> Your objective:
Only lines with the word "What" belong in the answer; copy them from the records below.

> Material for this exercise:

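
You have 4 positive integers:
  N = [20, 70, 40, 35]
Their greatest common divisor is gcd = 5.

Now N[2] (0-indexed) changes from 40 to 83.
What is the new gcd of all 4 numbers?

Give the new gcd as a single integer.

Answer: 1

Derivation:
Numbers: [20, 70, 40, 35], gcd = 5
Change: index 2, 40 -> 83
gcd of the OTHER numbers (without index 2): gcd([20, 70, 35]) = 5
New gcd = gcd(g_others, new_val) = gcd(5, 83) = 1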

...

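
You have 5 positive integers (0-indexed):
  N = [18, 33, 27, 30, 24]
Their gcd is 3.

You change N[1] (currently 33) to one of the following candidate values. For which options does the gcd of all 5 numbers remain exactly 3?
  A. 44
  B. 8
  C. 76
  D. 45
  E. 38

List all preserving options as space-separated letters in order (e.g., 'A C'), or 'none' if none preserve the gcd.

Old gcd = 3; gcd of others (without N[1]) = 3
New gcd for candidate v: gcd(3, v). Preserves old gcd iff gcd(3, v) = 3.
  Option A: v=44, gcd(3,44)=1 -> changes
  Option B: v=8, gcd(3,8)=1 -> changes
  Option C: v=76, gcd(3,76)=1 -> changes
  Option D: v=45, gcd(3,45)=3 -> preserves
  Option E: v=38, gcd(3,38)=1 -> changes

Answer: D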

--

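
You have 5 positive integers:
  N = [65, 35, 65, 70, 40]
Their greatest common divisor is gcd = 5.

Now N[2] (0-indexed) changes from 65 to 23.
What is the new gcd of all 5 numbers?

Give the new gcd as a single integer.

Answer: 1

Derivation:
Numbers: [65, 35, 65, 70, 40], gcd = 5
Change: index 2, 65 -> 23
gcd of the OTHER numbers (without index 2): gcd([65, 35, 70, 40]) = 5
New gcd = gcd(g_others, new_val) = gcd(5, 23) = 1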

> Solution for this task:
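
What is the new gcd of all 4 numbers?
What is the new gcd of all 5 numbers?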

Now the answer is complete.